▶ [Problem]: From top to bottom, reproduce the listing without a single change.
┌─ Data for this task
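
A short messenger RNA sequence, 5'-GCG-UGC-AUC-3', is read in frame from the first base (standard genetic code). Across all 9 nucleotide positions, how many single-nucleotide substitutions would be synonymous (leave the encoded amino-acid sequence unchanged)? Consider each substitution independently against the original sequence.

6

Codon 1 (GCG, Ala): 3 synonymous substitutions.
Codon 2 (UGC, Cys): 1 synonymous substitution.
Codon 3 (AUC, Ile): 2 synonymous substitutions.
Total: 3 + 1 + 2 = 6.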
└─
▶ [Solution to this task]:
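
A short messenger RNA sequence, 5'-GCG-UGC-AUC-3', is read in frame from the first base (standard genetic code). Across all 9 nucleotide positions, how many single-nucleotide substitutions would be synonymous (leave the encoded amino-acid sequence unchanged)? Consider each substitution independently against the original sequence.

6

Codon 1 (GCG, Ala): 3 synonymous substitutions.
Codon 2 (UGC, Cys): 1 synonymous substitution.
Codon 3 (AUC, Ile): 2 synonymous substitutions.
Total: 3 + 1 + 2 = 6.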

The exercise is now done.